# Exercise objective:
Please return the lines of the data below, word for word, from the first line through the line containing "The code value is: 253/1250".
━━━━━━
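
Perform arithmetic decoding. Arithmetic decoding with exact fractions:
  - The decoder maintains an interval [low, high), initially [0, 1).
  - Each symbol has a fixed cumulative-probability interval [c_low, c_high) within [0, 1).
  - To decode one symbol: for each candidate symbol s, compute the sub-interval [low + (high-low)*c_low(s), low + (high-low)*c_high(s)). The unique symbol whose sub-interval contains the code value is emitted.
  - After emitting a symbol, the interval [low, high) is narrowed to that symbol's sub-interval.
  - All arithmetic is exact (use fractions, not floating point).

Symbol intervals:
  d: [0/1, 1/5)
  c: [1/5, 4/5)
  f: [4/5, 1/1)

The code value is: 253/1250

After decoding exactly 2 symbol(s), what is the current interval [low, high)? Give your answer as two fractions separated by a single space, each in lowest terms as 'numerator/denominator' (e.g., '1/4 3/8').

Answer: 1/5 8/25

Derivation:
Step 1: interval [0/1, 1/1), width = 1/1 - 0/1 = 1/1
  'd': [0/1 + 1/1*0/1, 0/1 + 1/1*1/5) = [0/1, 1/5)
  'c': [0/1 + 1/1*1/5, 0/1 + 1/1*4/5) = [1/5, 4/5) <- contains code 253/1250
  'f': [0/1 + 1/1*4/5, 0/1 + 1/1*1/1) = [4/5, 1/1)
  emit 'c', narrow to [1/5, 4/5)
Step 2: interval [1/5, 4/5), width = 4/5 - 1/5 = 3/5
  'd': [1/5 + 3/5*0/1, 1/5 + 3/5*1/5) = [1/5, 8/25) <- contains code 253/1250
  'c': [1/5 + 3/5*1/5, 1/5 + 3/5*4/5) = [8/25, 17/25)
  'f': [1/5 + 3/5*4/5, 1/5 + 3/5*1/1) = [17/25, 4/5)
  emit 'd', narrow to [1/5, 8/25)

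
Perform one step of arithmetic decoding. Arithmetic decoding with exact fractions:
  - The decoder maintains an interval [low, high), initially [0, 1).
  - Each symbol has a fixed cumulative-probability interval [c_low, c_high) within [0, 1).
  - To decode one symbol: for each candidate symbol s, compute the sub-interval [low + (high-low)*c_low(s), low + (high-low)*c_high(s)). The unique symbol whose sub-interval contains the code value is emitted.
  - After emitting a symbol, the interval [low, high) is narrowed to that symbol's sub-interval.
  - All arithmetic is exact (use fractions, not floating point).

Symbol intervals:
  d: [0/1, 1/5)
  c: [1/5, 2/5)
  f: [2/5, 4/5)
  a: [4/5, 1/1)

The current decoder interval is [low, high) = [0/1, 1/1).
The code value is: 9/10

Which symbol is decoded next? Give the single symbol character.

Answer: a

Derivation:
Interval width = high − low = 1/1 − 0/1 = 1/1
Scaled code = (code − low) / width = (9/10 − 0/1) / 1/1 = 9/10
  d: [0/1, 1/5) 
  c: [1/5, 2/5) 
  f: [2/5, 4/5) 
  a: [4/5, 1/1) ← scaled code falls here ✓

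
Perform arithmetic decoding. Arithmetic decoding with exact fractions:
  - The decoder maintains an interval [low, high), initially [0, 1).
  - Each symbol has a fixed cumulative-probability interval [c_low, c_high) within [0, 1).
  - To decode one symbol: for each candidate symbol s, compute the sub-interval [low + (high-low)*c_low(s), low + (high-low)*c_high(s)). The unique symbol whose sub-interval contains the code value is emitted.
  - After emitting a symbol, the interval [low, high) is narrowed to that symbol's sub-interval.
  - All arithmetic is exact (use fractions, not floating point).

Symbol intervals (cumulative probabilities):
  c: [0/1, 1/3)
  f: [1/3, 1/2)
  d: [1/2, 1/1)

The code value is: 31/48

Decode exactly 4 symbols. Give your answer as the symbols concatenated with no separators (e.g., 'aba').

Answer: dcdd

Derivation:
Step 1: interval [0/1, 1/1), width = 1/1 - 0/1 = 1/1
  'c': [0/1 + 1/1*0/1, 0/1 + 1/1*1/3) = [0/1, 1/3)
  'f': [0/1 + 1/1*1/3, 0/1 + 1/1*1/2) = [1/3, 1/2)
  'd': [0/1 + 1/1*1/2, 0/1 + 1/1*1/1) = [1/2, 1/1) <- contains code 31/48
  emit 'd', narrow to [1/2, 1/1)
Step 2: interval [1/2, 1/1), width = 1/1 - 1/2 = 1/2
  'c': [1/2 + 1/2*0/1, 1/2 + 1/2*1/3) = [1/2, 2/3) <- contains code 31/48
  'f': [1/2 + 1/2*1/3, 1/2 + 1/2*1/2) = [2/3, 3/4)
  'd': [1/2 + 1/2*1/2, 1/2 + 1/2*1/1) = [3/4, 1/1)
  emit 'c', narrow to [1/2, 2/3)
Step 3: interval [1/2, 2/3), width = 2/3 - 1/2 = 1/6
  'c': [1/2 + 1/6*0/1, 1/2 + 1/6*1/3) = [1/2, 5/9)
  'f': [1/2 + 1/6*1/3, 1/2 + 1/6*1/2) = [5/9, 7/12)
  'd': [1/2 + 1/6*1/2, 1/2 + 1/6*1/1) = [7/12, 2/3) <- contains code 31/48
  emit 'd', narrow to [7/12, 2/3)
Step 4: interval [7/12, 2/3), width = 2/3 - 7/12 = 1/12
  'c': [7/12 + 1/12*0/1, 7/12 + 1/12*1/3) = [7/12, 11/18)
  'f': [7/12 + 1/12*1/3, 7/12 + 1/12*1/2) = [11/18, 5/8)
  'd': [7/12 + 1/12*1/2, 7/12 + 1/12*1/1) = [5/8, 2/3) <- contains code 31/48
  emit 'd', narrow to [5/8, 2/3)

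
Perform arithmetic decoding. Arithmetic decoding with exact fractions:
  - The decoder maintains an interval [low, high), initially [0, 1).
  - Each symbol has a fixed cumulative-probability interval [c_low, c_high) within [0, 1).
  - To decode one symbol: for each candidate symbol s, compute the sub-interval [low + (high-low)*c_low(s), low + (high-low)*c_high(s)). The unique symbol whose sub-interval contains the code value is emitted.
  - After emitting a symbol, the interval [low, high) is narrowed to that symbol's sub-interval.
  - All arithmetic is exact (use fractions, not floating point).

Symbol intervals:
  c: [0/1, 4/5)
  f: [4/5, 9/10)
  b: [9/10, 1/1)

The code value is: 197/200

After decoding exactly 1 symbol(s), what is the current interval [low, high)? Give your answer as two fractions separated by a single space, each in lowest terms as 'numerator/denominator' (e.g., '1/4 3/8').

Step 1: interval [0/1, 1/1), width = 1/1 - 0/1 = 1/1
  'c': [0/1 + 1/1*0/1, 0/1 + 1/1*4/5) = [0/1, 4/5)
  'f': [0/1 + 1/1*4/5, 0/1 + 1/1*9/10) = [4/5, 9/10)
  'b': [0/1 + 1/1*9/10, 0/1 + 1/1*1/1) = [9/10, 1/1) <- contains code 197/200
  emit 'b', narrow to [9/10, 1/1)

Answer: 9/10 1/1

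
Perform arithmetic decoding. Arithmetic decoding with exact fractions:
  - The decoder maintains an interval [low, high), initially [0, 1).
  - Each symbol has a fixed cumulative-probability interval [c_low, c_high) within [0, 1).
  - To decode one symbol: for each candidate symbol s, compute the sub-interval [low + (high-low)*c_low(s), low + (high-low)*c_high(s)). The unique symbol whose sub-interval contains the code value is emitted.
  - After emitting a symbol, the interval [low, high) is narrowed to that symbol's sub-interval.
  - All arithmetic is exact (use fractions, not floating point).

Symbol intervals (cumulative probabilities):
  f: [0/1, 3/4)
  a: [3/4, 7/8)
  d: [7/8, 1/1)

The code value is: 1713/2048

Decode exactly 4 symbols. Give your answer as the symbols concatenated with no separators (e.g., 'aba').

Answer: afdf

Derivation:
Step 1: interval [0/1, 1/1), width = 1/1 - 0/1 = 1/1
  'f': [0/1 + 1/1*0/1, 0/1 + 1/1*3/4) = [0/1, 3/4)
  'a': [0/1 + 1/1*3/4, 0/1 + 1/1*7/8) = [3/4, 7/8) <- contains code 1713/2048
  'd': [0/1 + 1/1*7/8, 0/1 + 1/1*1/1) = [7/8, 1/1)
  emit 'a', narrow to [3/4, 7/8)
Step 2: interval [3/4, 7/8), width = 7/8 - 3/4 = 1/8
  'f': [3/4 + 1/8*0/1, 3/4 + 1/8*3/4) = [3/4, 27/32) <- contains code 1713/2048
  'a': [3/4 + 1/8*3/4, 3/4 + 1/8*7/8) = [27/32, 55/64)
  'd': [3/4 + 1/8*7/8, 3/4 + 1/8*1/1) = [55/64, 7/8)
  emit 'f', narrow to [3/4, 27/32)
Step 3: interval [3/4, 27/32), width = 27/32 - 3/4 = 3/32
  'f': [3/4 + 3/32*0/1, 3/4 + 3/32*3/4) = [3/4, 105/128)
  'a': [3/4 + 3/32*3/4, 3/4 + 3/32*7/8) = [105/128, 213/256)
  'd': [3/4 + 3/32*7/8, 3/4 + 3/32*1/1) = [213/256, 27/32) <- contains code 1713/2048
  emit 'd', narrow to [213/256, 27/32)
Step 4: interval [213/256, 27/32), width = 27/32 - 213/256 = 3/256
  'f': [213/256 + 3/256*0/1, 213/256 + 3/256*3/4) = [213/256, 861/1024) <- contains code 1713/2048
  'a': [213/256 + 3/256*3/4, 213/256 + 3/256*7/8) = [861/1024, 1725/2048)
  'd': [213/256 + 3/256*7/8, 213/256 + 3/256*1/1) = [1725/2048, 27/32)
  emit 'f', narrow to [213/256, 861/1024)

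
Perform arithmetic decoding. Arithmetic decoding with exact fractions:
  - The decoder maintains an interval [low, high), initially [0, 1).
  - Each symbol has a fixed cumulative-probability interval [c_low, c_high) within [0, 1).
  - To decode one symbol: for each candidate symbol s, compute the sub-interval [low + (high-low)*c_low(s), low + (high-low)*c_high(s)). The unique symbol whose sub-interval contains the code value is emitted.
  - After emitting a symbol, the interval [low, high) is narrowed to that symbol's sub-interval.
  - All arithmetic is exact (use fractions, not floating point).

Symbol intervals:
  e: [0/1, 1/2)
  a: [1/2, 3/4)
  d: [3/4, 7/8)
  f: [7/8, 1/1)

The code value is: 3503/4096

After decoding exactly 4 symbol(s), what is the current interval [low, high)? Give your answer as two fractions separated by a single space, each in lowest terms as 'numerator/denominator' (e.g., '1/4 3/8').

Step 1: interval [0/1, 1/1), width = 1/1 - 0/1 = 1/1
  'e': [0/1 + 1/1*0/1, 0/1 + 1/1*1/2) = [0/1, 1/2)
  'a': [0/1 + 1/1*1/2, 0/1 + 1/1*3/4) = [1/2, 3/4)
  'd': [0/1 + 1/1*3/4, 0/1 + 1/1*7/8) = [3/4, 7/8) <- contains code 3503/4096
  'f': [0/1 + 1/1*7/8, 0/1 + 1/1*1/1) = [7/8, 1/1)
  emit 'd', narrow to [3/4, 7/8)
Step 2: interval [3/4, 7/8), width = 7/8 - 3/4 = 1/8
  'e': [3/4 + 1/8*0/1, 3/4 + 1/8*1/2) = [3/4, 13/16)
  'a': [3/4 + 1/8*1/2, 3/4 + 1/8*3/4) = [13/16, 27/32)
  'd': [3/4 + 1/8*3/4, 3/4 + 1/8*7/8) = [27/32, 55/64) <- contains code 3503/4096
  'f': [3/4 + 1/8*7/8, 3/4 + 1/8*1/1) = [55/64, 7/8)
  emit 'd', narrow to [27/32, 55/64)
Step 3: interval [27/32, 55/64), width = 55/64 - 27/32 = 1/64
  'e': [27/32 + 1/64*0/1, 27/32 + 1/64*1/2) = [27/32, 109/128)
  'a': [27/32 + 1/64*1/2, 27/32 + 1/64*3/4) = [109/128, 219/256) <- contains code 3503/4096
  'd': [27/32 + 1/64*3/4, 27/32 + 1/64*7/8) = [219/256, 439/512)
  'f': [27/32 + 1/64*7/8, 27/32 + 1/64*1/1) = [439/512, 55/64)
  emit 'a', narrow to [109/128, 219/256)
Step 4: interval [109/128, 219/256), width = 219/256 - 109/128 = 1/256
  'e': [109/128 + 1/256*0/1, 109/128 + 1/256*1/2) = [109/128, 437/512)
  'a': [109/128 + 1/256*1/2, 109/128 + 1/256*3/4) = [437/512, 875/1024)
  'd': [109/128 + 1/256*3/4, 109/128 + 1/256*7/8) = [875/1024, 1751/2048)
  'f': [109/128 + 1/256*7/8, 109/128 + 1/256*1/1) = [1751/2048, 219/256) <- contains code 3503/4096
  emit 'f', narrow to [1751/2048, 219/256)

Answer: 1751/2048 219/256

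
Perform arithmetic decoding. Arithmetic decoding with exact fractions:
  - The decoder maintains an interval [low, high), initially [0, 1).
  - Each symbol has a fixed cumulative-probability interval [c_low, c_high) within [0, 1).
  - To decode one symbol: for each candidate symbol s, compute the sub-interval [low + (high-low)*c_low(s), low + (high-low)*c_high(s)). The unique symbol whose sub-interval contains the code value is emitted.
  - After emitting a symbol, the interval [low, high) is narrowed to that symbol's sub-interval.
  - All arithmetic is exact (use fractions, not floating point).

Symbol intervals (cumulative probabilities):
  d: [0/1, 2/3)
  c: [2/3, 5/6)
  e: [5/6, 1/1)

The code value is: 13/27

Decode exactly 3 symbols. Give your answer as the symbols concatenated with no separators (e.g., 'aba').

Step 1: interval [0/1, 1/1), width = 1/1 - 0/1 = 1/1
  'd': [0/1 + 1/1*0/1, 0/1 + 1/1*2/3) = [0/1, 2/3) <- contains code 13/27
  'c': [0/1 + 1/1*2/3, 0/1 + 1/1*5/6) = [2/3, 5/6)
  'e': [0/1 + 1/1*5/6, 0/1 + 1/1*1/1) = [5/6, 1/1)
  emit 'd', narrow to [0/1, 2/3)
Step 2: interval [0/1, 2/3), width = 2/3 - 0/1 = 2/3
  'd': [0/1 + 2/3*0/1, 0/1 + 2/3*2/3) = [0/1, 4/9)
  'c': [0/1 + 2/3*2/3, 0/1 + 2/3*5/6) = [4/9, 5/9) <- contains code 13/27
  'e': [0/1 + 2/3*5/6, 0/1 + 2/3*1/1) = [5/9, 2/3)
  emit 'c', narrow to [4/9, 5/9)
Step 3: interval [4/9, 5/9), width = 5/9 - 4/9 = 1/9
  'd': [4/9 + 1/9*0/1, 4/9 + 1/9*2/3) = [4/9, 14/27) <- contains code 13/27
  'c': [4/9 + 1/9*2/3, 4/9 + 1/9*5/6) = [14/27, 29/54)
  'e': [4/9 + 1/9*5/6, 4/9 + 1/9*1/1) = [29/54, 5/9)
  emit 'd', narrow to [4/9, 14/27)

Answer: dcd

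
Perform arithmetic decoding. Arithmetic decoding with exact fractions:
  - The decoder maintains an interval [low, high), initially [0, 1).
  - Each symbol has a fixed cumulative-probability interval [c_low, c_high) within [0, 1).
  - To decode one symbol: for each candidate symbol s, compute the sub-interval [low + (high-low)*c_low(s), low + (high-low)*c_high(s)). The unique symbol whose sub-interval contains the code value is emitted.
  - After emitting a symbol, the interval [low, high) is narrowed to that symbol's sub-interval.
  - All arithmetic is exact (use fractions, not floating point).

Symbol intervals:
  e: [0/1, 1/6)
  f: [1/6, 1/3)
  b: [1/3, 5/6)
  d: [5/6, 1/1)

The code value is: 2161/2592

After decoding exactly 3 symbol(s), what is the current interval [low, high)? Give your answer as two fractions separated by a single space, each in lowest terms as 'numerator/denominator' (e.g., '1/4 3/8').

Step 1: interval [0/1, 1/1), width = 1/1 - 0/1 = 1/1
  'e': [0/1 + 1/1*0/1, 0/1 + 1/1*1/6) = [0/1, 1/6)
  'f': [0/1 + 1/1*1/6, 0/1 + 1/1*1/3) = [1/6, 1/3)
  'b': [0/1 + 1/1*1/3, 0/1 + 1/1*5/6) = [1/3, 5/6)
  'd': [0/1 + 1/1*5/6, 0/1 + 1/1*1/1) = [5/6, 1/1) <- contains code 2161/2592
  emit 'd', narrow to [5/6, 1/1)
Step 2: interval [5/6, 1/1), width = 1/1 - 5/6 = 1/6
  'e': [5/6 + 1/6*0/1, 5/6 + 1/6*1/6) = [5/6, 31/36) <- contains code 2161/2592
  'f': [5/6 + 1/6*1/6, 5/6 + 1/6*1/3) = [31/36, 8/9)
  'b': [5/6 + 1/6*1/3, 5/6 + 1/6*5/6) = [8/9, 35/36)
  'd': [5/6 + 1/6*5/6, 5/6 + 1/6*1/1) = [35/36, 1/1)
  emit 'e', narrow to [5/6, 31/36)
Step 3: interval [5/6, 31/36), width = 31/36 - 5/6 = 1/36
  'e': [5/6 + 1/36*0/1, 5/6 + 1/36*1/6) = [5/6, 181/216) <- contains code 2161/2592
  'f': [5/6 + 1/36*1/6, 5/6 + 1/36*1/3) = [181/216, 91/108)
  'b': [5/6 + 1/36*1/3, 5/6 + 1/36*5/6) = [91/108, 185/216)
  'd': [5/6 + 1/36*5/6, 5/6 + 1/36*1/1) = [185/216, 31/36)
  emit 'e', narrow to [5/6, 181/216)

Answer: 5/6 181/216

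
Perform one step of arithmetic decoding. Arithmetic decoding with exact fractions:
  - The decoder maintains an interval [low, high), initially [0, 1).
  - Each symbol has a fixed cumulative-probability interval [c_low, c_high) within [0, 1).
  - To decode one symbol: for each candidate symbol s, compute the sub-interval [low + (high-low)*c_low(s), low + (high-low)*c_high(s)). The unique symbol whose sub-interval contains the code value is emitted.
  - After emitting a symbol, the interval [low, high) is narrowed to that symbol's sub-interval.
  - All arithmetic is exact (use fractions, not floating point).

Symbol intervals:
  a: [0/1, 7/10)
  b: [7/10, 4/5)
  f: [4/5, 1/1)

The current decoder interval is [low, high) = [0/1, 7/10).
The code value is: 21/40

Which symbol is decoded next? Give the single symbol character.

Answer: b

Derivation:
Interval width = high − low = 7/10 − 0/1 = 7/10
Scaled code = (code − low) / width = (21/40 − 0/1) / 7/10 = 3/4
  a: [0/1, 7/10) 
  b: [7/10, 4/5) ← scaled code falls here ✓
  f: [4/5, 1/1) 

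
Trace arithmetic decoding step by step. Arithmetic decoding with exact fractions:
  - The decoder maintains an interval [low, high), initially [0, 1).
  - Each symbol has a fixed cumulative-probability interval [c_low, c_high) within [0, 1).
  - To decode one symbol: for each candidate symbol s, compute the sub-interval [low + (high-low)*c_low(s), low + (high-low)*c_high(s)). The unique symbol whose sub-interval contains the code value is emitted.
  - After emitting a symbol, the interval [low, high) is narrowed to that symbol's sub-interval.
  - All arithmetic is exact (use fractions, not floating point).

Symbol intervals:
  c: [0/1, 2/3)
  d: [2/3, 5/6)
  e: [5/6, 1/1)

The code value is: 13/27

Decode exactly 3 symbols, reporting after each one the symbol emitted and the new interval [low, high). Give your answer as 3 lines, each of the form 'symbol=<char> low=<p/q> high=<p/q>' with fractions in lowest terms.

Step 1: interval [0/1, 1/1), width = 1/1 - 0/1 = 1/1
  'c': [0/1 + 1/1*0/1, 0/1 + 1/1*2/3) = [0/1, 2/3) <- contains code 13/27
  'd': [0/1 + 1/1*2/3, 0/1 + 1/1*5/6) = [2/3, 5/6)
  'e': [0/1 + 1/1*5/6, 0/1 + 1/1*1/1) = [5/6, 1/1)
  emit 'c', narrow to [0/1, 2/3)
Step 2: interval [0/1, 2/3), width = 2/3 - 0/1 = 2/3
  'c': [0/1 + 2/3*0/1, 0/1 + 2/3*2/3) = [0/1, 4/9)
  'd': [0/1 + 2/3*2/3, 0/1 + 2/3*5/6) = [4/9, 5/9) <- contains code 13/27
  'e': [0/1 + 2/3*5/6, 0/1 + 2/3*1/1) = [5/9, 2/3)
  emit 'd', narrow to [4/9, 5/9)
Step 3: interval [4/9, 5/9), width = 5/9 - 4/9 = 1/9
  'c': [4/9 + 1/9*0/1, 4/9 + 1/9*2/3) = [4/9, 14/27) <- contains code 13/27
  'd': [4/9 + 1/9*2/3, 4/9 + 1/9*5/6) = [14/27, 29/54)
  'e': [4/9 + 1/9*5/6, 4/9 + 1/9*1/1) = [29/54, 5/9)
  emit 'c', narrow to [4/9, 14/27)

Answer: symbol=c low=0/1 high=2/3
symbol=d low=4/9 high=5/9
symbol=c low=4/9 high=14/27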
━━━━━━
# Solution to the problem:
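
Perform arithmetic decoding. Arithmetic decoding with exact fractions:
  - The decoder maintains an interval [low, high), initially [0, 1).
  - Each symbol has a fixed cumulative-probability interval [c_low, c_high) within [0, 1).
  - To decode one symbol: for each candidate symbol s, compute the sub-interval [low + (high-low)*c_low(s), low + (high-low)*c_high(s)). The unique symbol whose sub-interval contains the code value is emitted.
  - After emitting a symbol, the interval [low, high) is narrowed to that symbol's sub-interval.
  - All arithmetic is exact (use fractions, not floating point).

Symbol intervals:
  d: [0/1, 1/5)
  c: [1/5, 4/5)
  f: [4/5, 1/1)

The code value is: 253/1250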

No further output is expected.